RECORDS FOR THE EXERCISE:
###
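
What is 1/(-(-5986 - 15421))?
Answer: 1/21407 ≈ 4.6714e-5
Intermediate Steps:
1/(-(-5986 - 15421)) = 1/(-1*(-21407)) = 1/21407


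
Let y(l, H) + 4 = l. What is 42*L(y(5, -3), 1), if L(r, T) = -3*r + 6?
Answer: 126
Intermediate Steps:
y(l, H) = -4 + l
L(r, T) = 6 - 3*r
42*L(y(5, -3), 1) = 42*(6 - 3*(-4 + 5)) = 42*(6 - 3*1) = 42*(6 - 3) = 42*3 = 126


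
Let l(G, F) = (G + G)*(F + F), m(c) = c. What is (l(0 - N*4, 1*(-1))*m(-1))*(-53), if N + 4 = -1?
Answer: -4240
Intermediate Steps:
N = -5 (N = -4 - 1 = -5)
l(G, F) = 4*F*G (l(G, F) = (2*G)*(2*F) = 4*F*G)
(l(0 - N*4, 1*(-1))*m(-1))*(-53) = ((4*(1*(-1))*(0 - (-5*4)))*(-1))*(-53) = ((4*(-1)*(0 - (-20)))*(-1))*(-53) = ((4*(-1)*(0 - 1*(-20)))*(-1))*(-53) = ((4*(-1)*(0 + 20))*(-1))*(-53) = ((4*(-1)*20)*(-1))*(-53) = -80*(-1)*(-53) = 80*(-53) = -4240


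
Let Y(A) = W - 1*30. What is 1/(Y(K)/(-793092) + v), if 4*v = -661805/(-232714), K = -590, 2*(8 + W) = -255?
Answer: 46140902922/32814144233 ≈ 1.4061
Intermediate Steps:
W = -271/2 (W = -8 + (½)*(-255) = -8 - 255/2 = -271/2 ≈ -135.50)
v = 661805/930856 (v = (-661805/(-232714))/4 = (-661805*(-1/232714))/4 = (¼)*(661805/232714) = 661805/930856 ≈ 0.71096)
Y(A) = -331/2 (Y(A) = -271/2 - 1*30 = -271/2 - 30 = -331/2)
1/(Y(K)/(-793092) + v) = 1/(-331/2/(-793092) + 661805/930856) = 1/(-331/2*(-1/793092) + 661805/930856) = 1/(331/1586184 + 661805/930856) = 1/(32814144233/46140902922) = 46140902922/32814144233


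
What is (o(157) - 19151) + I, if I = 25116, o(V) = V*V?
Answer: 30614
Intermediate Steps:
o(V) = V**2
(o(157) - 19151) + I = (157**2 - 19151) + 25116 = (24649 - 19151) + 25116 = 5498 + 25116 = 30614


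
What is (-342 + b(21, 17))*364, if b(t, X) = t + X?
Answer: -110656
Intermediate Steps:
b(t, X) = X + t
(-342 + b(21, 17))*364 = (-342 + (17 + 21))*364 = (-342 + 38)*364 = -304*364 = -110656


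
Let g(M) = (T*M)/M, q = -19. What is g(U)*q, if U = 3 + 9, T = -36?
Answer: 684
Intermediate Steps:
U = 12
g(M) = -36 (g(M) = (-36*M)/M = -36)
g(U)*q = -36*(-19) = 684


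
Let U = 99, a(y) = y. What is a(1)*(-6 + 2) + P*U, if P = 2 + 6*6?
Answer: 3758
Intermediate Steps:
P = 38 (P = 2 + 36 = 38)
a(1)*(-6 + 2) + P*U = 1*(-6 + 2) + 38*99 = 1*(-4) + 3762 = -4 + 3762 = 3758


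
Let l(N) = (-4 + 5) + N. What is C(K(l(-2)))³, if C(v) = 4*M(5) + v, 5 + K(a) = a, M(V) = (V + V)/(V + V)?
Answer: -8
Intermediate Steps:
l(N) = 1 + N
M(V) = 1 (M(V) = (2*V)/((2*V)) = (2*V)*(1/(2*V)) = 1)
K(a) = -5 + a
C(v) = 4 + v (C(v) = 4*1 + v = 4 + v)
C(K(l(-2)))³ = (4 + (-5 + (1 - 2)))³ = (4 + (-5 - 1))³ = (4 - 6)³ = (-2)³ = -8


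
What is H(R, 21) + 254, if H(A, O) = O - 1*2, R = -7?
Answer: 273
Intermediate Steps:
H(A, O) = -2 + O (H(A, O) = O - 2 = -2 + O)
H(R, 21) + 254 = (-2 + 21) + 254 = 19 + 254 = 273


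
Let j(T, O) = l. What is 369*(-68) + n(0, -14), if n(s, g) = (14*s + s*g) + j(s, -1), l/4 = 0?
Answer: -25092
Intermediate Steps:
l = 0 (l = 4*0 = 0)
j(T, O) = 0
n(s, g) = 14*s + g*s (n(s, g) = (14*s + s*g) + 0 = (14*s + g*s) + 0 = 14*s + g*s)
369*(-68) + n(0, -14) = 369*(-68) + 0*(14 - 14) = -25092 + 0*0 = -25092 + 0 = -25092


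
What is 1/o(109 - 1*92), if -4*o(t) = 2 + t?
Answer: -4/19 ≈ -0.21053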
###
Filter the entries above down to the lines that contain the word "Answer".

WORKED SOLUTION:
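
Answer: 1/21407 ≈ 4.6714e-5
Answer: 126
Answer: -4240
Answer: 46140902922/32814144233 ≈ 1.4061
Answer: 30614
Answer: -110656
Answer: 684
Answer: 3758
Answer: -8
Answer: 273
Answer: -25092
Answer: -4/19 ≈ -0.21053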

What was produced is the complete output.